■ EXERCISE
For this exercise, report every line of the material that includes "same".

■ RECORDED DATA

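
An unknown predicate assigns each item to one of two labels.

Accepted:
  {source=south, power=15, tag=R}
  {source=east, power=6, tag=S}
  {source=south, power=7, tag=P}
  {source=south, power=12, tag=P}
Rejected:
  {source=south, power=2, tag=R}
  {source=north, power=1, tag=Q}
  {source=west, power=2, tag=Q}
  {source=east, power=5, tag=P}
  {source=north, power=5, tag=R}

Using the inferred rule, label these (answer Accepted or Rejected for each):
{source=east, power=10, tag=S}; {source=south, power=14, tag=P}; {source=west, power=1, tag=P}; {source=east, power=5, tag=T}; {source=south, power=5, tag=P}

Accepted, Accepted, Rejected, Rejected, Rejected

One predicate separates the groups cleanly: power ≥ 6.
{source=east, power=10, tag=S} → power = 10 → Accepted. {source=south, power=14, tag=P} → power = 14 → Accepted. {source=west, power=1, tag=P} → power = 1 → Rejected. {source=east, power=5, tag=T} → power = 5 → Rejected. {source=south, power=5, tag=P} → power = 5 → Rejected.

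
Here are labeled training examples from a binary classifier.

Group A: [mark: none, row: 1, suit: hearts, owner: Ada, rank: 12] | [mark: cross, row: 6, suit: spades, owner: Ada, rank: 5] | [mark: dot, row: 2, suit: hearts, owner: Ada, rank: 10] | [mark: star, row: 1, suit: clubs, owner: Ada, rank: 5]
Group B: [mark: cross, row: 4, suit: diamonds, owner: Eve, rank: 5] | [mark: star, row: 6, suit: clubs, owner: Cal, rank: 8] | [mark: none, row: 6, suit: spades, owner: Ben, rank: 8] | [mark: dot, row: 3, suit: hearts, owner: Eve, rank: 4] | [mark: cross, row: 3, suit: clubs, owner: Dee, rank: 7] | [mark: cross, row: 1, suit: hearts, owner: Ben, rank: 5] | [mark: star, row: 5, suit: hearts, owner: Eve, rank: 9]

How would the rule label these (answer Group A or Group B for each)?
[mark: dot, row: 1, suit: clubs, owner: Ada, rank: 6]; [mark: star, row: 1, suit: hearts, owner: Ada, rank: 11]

Group A, Group A

The distinguishing property — owner is Ada — holds for all the 'Group A' cases and none of the 'Group B' cases.
[mark: dot, row: 1, suit: clubs, owner: Ada, rank: 6]: owner is Ada, fits → Group A.
[mark: star, row: 1, suit: hearts, owner: Ada, rank: 11]: owner is Ada, fits → Group A.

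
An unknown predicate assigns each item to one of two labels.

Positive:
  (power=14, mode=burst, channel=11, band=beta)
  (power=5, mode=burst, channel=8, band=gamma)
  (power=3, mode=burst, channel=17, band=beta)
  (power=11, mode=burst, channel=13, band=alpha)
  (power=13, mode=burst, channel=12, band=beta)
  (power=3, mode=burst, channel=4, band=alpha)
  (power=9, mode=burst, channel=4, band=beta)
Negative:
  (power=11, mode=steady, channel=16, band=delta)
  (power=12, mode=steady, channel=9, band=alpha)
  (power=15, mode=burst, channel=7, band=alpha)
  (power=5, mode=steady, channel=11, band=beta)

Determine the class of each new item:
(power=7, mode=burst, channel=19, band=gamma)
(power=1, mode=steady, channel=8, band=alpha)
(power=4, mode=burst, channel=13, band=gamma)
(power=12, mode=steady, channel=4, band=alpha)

Positive, Negative, Positive, Negative

The rule appears to be: mode is burst AND power ≤ 14.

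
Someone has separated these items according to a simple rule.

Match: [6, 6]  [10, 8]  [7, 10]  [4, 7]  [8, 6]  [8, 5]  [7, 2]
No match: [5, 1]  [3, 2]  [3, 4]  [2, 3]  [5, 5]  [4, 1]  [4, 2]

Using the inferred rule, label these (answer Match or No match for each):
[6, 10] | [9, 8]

Match, Match

The distinguishing property — max ≥ 6 — holds for all the 'Match' cases and none of the 'No match' cases.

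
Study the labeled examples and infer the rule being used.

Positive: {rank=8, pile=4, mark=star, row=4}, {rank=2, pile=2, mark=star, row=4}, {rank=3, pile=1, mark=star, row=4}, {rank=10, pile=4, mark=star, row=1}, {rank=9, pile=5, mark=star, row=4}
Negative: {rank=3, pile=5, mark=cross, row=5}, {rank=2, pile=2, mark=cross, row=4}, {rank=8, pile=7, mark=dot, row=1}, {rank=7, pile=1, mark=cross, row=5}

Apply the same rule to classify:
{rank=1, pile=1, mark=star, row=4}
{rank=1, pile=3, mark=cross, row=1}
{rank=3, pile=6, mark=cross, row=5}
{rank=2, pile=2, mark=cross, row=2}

Positive, Negative, Negative, Negative

The rule appears to be: mark is star.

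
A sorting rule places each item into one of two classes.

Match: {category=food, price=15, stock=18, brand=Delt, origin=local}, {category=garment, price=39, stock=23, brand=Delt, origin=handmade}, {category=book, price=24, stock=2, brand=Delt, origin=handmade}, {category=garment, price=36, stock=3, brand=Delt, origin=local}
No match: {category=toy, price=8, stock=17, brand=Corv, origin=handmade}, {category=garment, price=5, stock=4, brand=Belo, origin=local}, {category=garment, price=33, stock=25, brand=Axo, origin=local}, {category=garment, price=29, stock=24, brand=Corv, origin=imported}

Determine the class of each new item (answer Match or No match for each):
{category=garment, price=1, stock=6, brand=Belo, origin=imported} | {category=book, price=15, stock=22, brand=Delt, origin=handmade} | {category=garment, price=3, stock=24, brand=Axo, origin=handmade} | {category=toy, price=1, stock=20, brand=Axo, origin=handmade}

The classifier is using: brand is Delt.
{category=garment, price=1, stock=6, brand=Belo, origin=imported}: No match (brand is Belo). {category=book, price=15, stock=22, brand=Delt, origin=handmade}: Match (brand is Delt). {category=garment, price=3, stock=24, brand=Axo, origin=handmade}: No match (brand is Axo). {category=toy, price=1, stock=20, brand=Axo, origin=handmade}: No match (brand is Axo).

No match, Match, No match, No match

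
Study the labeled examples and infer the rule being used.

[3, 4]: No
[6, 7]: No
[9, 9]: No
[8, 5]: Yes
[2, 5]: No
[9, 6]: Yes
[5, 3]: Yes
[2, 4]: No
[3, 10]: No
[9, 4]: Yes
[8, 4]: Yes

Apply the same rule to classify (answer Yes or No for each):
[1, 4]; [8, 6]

No, Yes

The classifier is using: first > second.
[1, 4] — 1 < 4, hence No. [8, 6] — 8 > 6, hence Yes.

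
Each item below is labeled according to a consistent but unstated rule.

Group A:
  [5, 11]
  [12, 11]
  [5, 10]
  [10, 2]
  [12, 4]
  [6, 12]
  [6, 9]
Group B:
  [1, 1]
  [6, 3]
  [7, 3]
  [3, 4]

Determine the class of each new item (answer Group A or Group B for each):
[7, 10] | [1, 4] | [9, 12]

Group A, Group B, Group A

Rule: sum ≥ 12. This holds for each 'Group A' example and fails for each 'Group B' one.
[7, 10]: Group A (7+10 = 17).
[1, 4]: Group B (1+4 = 5).
[9, 12]: Group A (9+12 = 21).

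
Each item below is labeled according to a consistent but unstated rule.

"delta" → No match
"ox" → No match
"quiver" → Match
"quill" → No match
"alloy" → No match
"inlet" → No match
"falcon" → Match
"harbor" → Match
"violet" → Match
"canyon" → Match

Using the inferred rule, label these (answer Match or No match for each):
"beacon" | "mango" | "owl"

Match, No match, No match

Comparing the two groups points to one rule — length 6.
"beacon": length 6 — checks out, so Match. "mango": length 5 — does not pass, so No match. "owl": length 3 — does not pass, so No match.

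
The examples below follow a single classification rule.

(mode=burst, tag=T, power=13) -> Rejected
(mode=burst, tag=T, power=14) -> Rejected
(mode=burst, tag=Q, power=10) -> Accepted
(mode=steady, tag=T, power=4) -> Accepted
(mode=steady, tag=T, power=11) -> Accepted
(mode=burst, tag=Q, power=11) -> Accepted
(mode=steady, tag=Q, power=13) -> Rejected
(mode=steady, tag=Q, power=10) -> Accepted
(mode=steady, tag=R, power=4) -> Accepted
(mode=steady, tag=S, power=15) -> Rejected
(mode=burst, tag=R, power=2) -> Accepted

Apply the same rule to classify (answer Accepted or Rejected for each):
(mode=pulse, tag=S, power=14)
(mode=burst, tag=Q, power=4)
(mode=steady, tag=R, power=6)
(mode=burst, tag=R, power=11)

The pattern is that an item is 'Accepted' exactly when: power ≤ 11.
(mode=pulse, tag=S, power=14): power = 14 — doesn't qualify, so Rejected. (mode=burst, tag=Q, power=4): power = 4 — matches, so Accepted. (mode=steady, tag=R, power=6): power = 6 — matches, so Accepted. (mode=burst, tag=R, power=11): power = 11 — matches, so Accepted.

Rejected, Accepted, Accepted, Accepted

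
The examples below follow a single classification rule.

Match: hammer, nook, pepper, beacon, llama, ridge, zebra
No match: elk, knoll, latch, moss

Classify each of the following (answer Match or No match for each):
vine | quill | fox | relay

Rule: has ≥ 2 vowels. This holds for each 'Match' example and fails for each 'No match' one.

Match, Match, No match, Match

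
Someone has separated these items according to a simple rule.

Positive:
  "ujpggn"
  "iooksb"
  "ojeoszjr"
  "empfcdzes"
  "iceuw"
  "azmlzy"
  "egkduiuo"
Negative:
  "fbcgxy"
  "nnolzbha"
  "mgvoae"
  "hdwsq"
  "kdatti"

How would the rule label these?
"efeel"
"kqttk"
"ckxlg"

Positive, Negative, Negative

All 'Positive' examples share one property — starts with a vowel — and every 'Negative' example lacks it.
"efeel": starts with 'e' — matches, so Positive.
"kqttk": starts with 'k' — fails the rule, so Negative.
"ckxlg": starts with 'c' — fails the rule, so Negative.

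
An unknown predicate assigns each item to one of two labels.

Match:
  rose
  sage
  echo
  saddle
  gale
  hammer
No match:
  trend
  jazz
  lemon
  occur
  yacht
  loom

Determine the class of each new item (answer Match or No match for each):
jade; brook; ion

Match, No match, No match

The classifier is using: even length AND contains 'e'.
jade: length 4, has 'e', checks out → Match.
brook: length 5, no 'e', doesn't match → No match.
ion: length 3, no 'e', doesn't match → No match.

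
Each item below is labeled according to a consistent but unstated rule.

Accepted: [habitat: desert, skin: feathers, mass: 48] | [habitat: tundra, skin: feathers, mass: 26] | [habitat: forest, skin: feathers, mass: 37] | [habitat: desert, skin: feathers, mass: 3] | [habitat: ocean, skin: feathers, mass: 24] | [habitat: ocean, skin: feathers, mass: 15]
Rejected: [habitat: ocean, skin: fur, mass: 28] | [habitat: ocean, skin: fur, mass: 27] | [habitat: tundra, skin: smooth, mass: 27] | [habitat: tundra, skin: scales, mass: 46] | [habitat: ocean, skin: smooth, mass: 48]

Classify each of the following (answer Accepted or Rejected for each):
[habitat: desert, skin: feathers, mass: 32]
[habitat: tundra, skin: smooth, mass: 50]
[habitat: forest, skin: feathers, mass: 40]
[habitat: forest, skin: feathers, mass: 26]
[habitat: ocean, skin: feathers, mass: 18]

A rule that fits every label: skin is feathers — true of each 'Accepted' example, false of each 'Rejected' one.
Accepted: [habitat: desert, skin: feathers, mass: 32], since skin is feathers.
Rejected: [habitat: tundra, skin: smooth, mass: 50], since skin is smooth.
Accepted: [habitat: forest, skin: feathers, mass: 40], since skin is feathers.
Accepted: [habitat: forest, skin: feathers, mass: 26], since skin is feathers.
Accepted: [habitat: ocean, skin: feathers, mass: 18], since skin is feathers.

Accepted, Rejected, Accepted, Accepted, Accepted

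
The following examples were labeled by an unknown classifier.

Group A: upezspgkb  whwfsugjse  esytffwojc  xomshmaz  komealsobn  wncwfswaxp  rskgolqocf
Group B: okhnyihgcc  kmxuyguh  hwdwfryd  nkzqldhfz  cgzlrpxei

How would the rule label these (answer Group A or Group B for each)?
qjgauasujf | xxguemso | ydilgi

Group A, Group A, Group B

Rule: contains 's'. This holds for each 'Group A' example and fails for each 'Group B' one.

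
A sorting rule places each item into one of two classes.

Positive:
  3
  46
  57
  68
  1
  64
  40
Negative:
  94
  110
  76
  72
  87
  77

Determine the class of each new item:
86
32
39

The simplest hypothesis consistent with all the labels is: at most 68.

Negative, Positive, Positive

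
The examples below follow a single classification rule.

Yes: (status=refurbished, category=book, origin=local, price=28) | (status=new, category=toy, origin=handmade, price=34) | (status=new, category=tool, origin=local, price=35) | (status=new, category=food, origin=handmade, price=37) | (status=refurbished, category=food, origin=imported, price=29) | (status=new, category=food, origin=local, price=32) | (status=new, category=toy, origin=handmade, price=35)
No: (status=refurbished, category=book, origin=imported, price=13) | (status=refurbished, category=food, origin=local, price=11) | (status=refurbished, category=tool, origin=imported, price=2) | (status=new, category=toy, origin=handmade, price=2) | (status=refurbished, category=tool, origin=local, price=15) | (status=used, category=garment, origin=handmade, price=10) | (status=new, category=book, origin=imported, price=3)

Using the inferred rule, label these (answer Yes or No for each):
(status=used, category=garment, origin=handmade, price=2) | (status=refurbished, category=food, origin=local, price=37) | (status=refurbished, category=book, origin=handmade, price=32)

The rule appears to be: price ≥ 28.
(status=used, category=garment, origin=handmade, price=2) — price = 2, hence No.
(status=refurbished, category=food, origin=local, price=37) — price = 37, hence Yes.
(status=refurbished, category=book, origin=handmade, price=32) — price = 32, hence Yes.

No, Yes, Yes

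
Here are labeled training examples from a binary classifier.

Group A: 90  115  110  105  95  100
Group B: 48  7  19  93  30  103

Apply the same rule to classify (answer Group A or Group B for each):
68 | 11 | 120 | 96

'Group A' ⟺ multiple of 5 AND at least 48.
68: 68 = 5·13 + 3, 68 ≥ 48, fails the rule → Group B. 11: 11 = 5·2 + 1, 11 < 48, fails the rule → Group B. 120: 120 = 5·24, 120 ≥ 48, satisfies this → Group A. 96: 96 = 5·19 + 1, 96 ≥ 48, fails the rule → Group B.

Group B, Group B, Group A, Group B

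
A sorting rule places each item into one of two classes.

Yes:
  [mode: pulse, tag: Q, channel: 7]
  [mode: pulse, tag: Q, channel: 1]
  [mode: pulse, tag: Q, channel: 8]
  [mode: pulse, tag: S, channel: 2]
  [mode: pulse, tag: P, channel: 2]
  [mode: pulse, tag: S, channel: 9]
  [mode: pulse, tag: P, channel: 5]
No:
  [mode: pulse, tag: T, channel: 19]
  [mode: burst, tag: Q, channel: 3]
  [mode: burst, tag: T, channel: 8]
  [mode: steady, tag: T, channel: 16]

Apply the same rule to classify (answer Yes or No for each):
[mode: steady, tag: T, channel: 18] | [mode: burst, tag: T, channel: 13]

The distinguishing property — mode is pulse AND channel ≤ 9 — holds for all the 'Yes' cases and none of the 'No' cases.

No, No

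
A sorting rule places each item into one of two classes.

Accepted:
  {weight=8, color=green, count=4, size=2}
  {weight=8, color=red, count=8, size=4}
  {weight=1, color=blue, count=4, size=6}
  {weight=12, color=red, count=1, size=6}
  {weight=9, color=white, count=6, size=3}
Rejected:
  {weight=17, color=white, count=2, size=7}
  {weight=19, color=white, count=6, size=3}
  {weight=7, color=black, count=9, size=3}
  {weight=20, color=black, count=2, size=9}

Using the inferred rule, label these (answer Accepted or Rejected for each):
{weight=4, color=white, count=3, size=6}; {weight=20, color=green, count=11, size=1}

The classifier is using: weight ≤ 12 AND count ≤ 8.
{weight=4, color=white, count=3, size=6} → weight = 4, count = 3 → Accepted.
{weight=20, color=green, count=11, size=1} → weight = 20, count = 11 → Rejected.

Accepted, Rejected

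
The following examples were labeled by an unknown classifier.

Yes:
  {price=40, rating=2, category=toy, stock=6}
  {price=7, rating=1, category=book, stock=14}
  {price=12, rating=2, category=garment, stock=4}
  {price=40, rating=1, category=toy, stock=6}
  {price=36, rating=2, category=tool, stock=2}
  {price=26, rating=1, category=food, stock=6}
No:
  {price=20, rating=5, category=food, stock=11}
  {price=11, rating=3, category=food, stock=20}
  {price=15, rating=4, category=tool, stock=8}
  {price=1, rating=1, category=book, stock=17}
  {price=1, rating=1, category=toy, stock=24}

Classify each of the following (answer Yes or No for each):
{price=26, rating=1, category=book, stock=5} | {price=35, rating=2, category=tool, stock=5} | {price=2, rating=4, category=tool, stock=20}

Yes, Yes, No

Every 'Yes' example satisfies: rating ≤ 2 AND price ≥ 7. None of the 'No' examples do.
{price=26, rating=1, category=book, stock=5}: rating = 1, price = 26 — satisfies this, so Yes. {price=35, rating=2, category=tool, stock=5}: rating = 2, price = 35 — satisfies this, so Yes. {price=2, rating=4, category=tool, stock=20}: rating = 4, price = 2 — does not pass, so No.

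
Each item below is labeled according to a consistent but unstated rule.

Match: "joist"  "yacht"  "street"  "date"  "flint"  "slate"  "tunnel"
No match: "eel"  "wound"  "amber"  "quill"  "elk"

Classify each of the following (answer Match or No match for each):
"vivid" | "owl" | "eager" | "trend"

The distinguishing property — contains 't' — holds for all the 'Match' cases and none of the 'No match' cases.
"vivid" → no 't' → No match.
"owl" → no 't' → No match.
"eager" → no 't' → No match.
"trend" → has 't' → Match.

No match, No match, No match, Match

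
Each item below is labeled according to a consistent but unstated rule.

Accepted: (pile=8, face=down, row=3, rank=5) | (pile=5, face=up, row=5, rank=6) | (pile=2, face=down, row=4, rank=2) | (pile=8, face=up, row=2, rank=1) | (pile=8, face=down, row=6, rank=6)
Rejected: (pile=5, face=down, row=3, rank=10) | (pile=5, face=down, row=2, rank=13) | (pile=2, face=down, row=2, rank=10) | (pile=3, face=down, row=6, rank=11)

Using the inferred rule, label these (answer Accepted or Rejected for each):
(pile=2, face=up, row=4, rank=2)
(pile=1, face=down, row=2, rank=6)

The simplest hypothesis consistent with all the labels is: rank ≤ 6.
(pile=2, face=up, row=4, rank=2): Accepted (rank = 2). (pile=1, face=down, row=2, rank=6): Accepted (rank = 6).

Accepted, Accepted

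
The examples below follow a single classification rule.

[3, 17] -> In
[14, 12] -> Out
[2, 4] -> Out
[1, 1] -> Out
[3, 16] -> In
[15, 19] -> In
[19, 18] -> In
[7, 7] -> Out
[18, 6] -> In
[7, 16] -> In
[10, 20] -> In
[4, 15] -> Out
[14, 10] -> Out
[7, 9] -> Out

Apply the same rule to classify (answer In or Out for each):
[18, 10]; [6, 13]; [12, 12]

In, Out, Out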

■ ANSWER BOX
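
Apply the same rule to classify:
Apply the same rule to classify (answer Yes or No for each):
Apply the same rule to classify (answer Accepted or Rejected for each):
Apply the same rule to classify (answer Group A or Group B for each):
Apply the same rule to classify (answer Yes or No for each):
Apply the same rule to classify (answer In or Out for each):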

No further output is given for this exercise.